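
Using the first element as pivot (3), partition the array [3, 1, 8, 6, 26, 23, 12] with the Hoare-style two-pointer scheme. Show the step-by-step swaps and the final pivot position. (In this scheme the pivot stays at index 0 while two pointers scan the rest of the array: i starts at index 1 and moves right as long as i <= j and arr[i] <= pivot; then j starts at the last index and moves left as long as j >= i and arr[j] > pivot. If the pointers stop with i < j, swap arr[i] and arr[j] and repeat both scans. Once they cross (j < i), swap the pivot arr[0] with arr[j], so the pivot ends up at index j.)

Hoare-style two-pointer partition with pivot = 3:

Initial array: [3, 1, 8, 6, 26, 23, 12]

Pointers start at i = 1, j = 6.
i ends at 2, j ends at 1: the pointers have crossed (j < i), so scanning stops.

Swap pivot arr[0] with arr[1] to place pivot at position 1: [1, 3, 8, 6, 26, 23, 12]
Pivot position: 1

After partitioning with pivot 3, the array becomes [1, 3, 8, 6, 26, 23, 12]. The pivot is placed at index 1. All elements to the left of the pivot are <= 3, and all elements to the right are > 3.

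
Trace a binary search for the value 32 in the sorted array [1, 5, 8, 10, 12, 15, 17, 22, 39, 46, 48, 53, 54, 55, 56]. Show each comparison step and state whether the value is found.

Binary search for 32 in [1, 5, 8, 10, 12, 15, 17, 22, 39, 46, 48, 53, 54, 55, 56]:

lo=0, hi=14, mid=7, arr[mid]=22 -> 22 < 32, search right half
lo=8, hi=14, mid=11, arr[mid]=53 -> 53 > 32, search left half
lo=8, hi=10, mid=9, arr[mid]=46 -> 46 > 32, search left half
lo=8, hi=8, mid=8, arr[mid]=39 -> 39 > 32, search left half
lo=8 > hi=7, target 32 not found

Binary search determines that 32 is not in the array after 4 comparisons. The search space was exhausted without finding the target.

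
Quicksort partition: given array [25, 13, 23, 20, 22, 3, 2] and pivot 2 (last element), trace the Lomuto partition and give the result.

Lomuto partition with pivot = 2:

Initial array: [25, 13, 23, 20, 22, 3, 2]

arr[0]=25 > 2: no swap
arr[1]=13 > 2: no swap
arr[2]=23 > 2: no swap
arr[3]=20 > 2: no swap
arr[4]=22 > 2: no swap
arr[5]=3 > 2: no swap

Place pivot at position 0: [2, 13, 23, 20, 22, 3, 25]
Pivot position: 0

After partitioning with pivot 2, the array becomes [2, 13, 23, 20, 22, 3, 25]. The pivot is placed at index 0. All elements to the left of the pivot are <= 2, and all elements to the right are > 2.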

====

> [Task objective]:
When you reach the end of the data, retype all of it exactly.

> [Written solution]:
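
Using the first element as pivot (3), partition the array [3, 1, 8, 6, 26, 23, 12] with the Hoare-style two-pointer scheme. Show the step-by-step swaps and the final pivot position. (In this scheme the pivot stays at index 0 while two pointers scan the rest of the array: i starts at index 1 and moves right as long as i <= j and arr[i] <= pivot; then j starts at the last index and moves left as long as j >= i and arr[j] > pivot. If the pointers stop with i < j, swap arr[i] and arr[j] and repeat both scans. Once they cross (j < i), swap the pivot arr[0] with arr[j], so the pivot ends up at index j.)

Hoare-style two-pointer partition with pivot = 3:

Initial array: [3, 1, 8, 6, 26, 23, 12]

Pointers start at i = 1, j = 6.
i ends at 2, j ends at 1: the pointers have crossed (j < i), so scanning stops.

Swap pivot arr[0] with arr[1] to place pivot at position 1: [1, 3, 8, 6, 26, 23, 12]
Pivot position: 1

After partitioning with pivot 3, the array becomes [1, 3, 8, 6, 26, 23, 12]. The pivot is placed at index 1. All elements to the left of the pivot are <= 3, and all elements to the right are > 3.

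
Trace a binary search for the value 32 in the sorted array [1, 5, 8, 10, 12, 15, 17, 22, 39, 46, 48, 53, 54, 55, 56]. Show each comparison step and state whether the value is found.

Binary search for 32 in [1, 5, 8, 10, 12, 15, 17, 22, 39, 46, 48, 53, 54, 55, 56]:

lo=0, hi=14, mid=7, arr[mid]=22 -> 22 < 32, search right half
lo=8, hi=14, mid=11, arr[mid]=53 -> 53 > 32, search left half
lo=8, hi=10, mid=9, arr[mid]=46 -> 46 > 32, search left half
lo=8, hi=8, mid=8, arr[mid]=39 -> 39 > 32, search left half
lo=8 > hi=7, target 32 not found

Binary search determines that 32 is not in the array after 4 comparisons. The search space was exhausted without finding the target.

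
Quicksort partition: given array [25, 13, 23, 20, 22, 3, 2] and pivot 2 (last element), trace the Lomuto partition and give the result.

Lomuto partition with pivot = 2:

Initial array: [25, 13, 23, 20, 22, 3, 2]

arr[0]=25 > 2: no swap
arr[1]=13 > 2: no swap
arr[2]=23 > 2: no swap
arr[3]=20 > 2: no swap
arr[4]=22 > 2: no swap
arr[5]=3 > 2: no swap

Place pivot at position 0: [2, 13, 23, 20, 22, 3, 25]
Pivot position: 0

After partitioning with pivot 2, the array becomes [2, 13, 23, 20, 22, 3, 25]. The pivot is placed at index 0. All elements to the left of the pivot are <= 2, and all elements to the right are > 2.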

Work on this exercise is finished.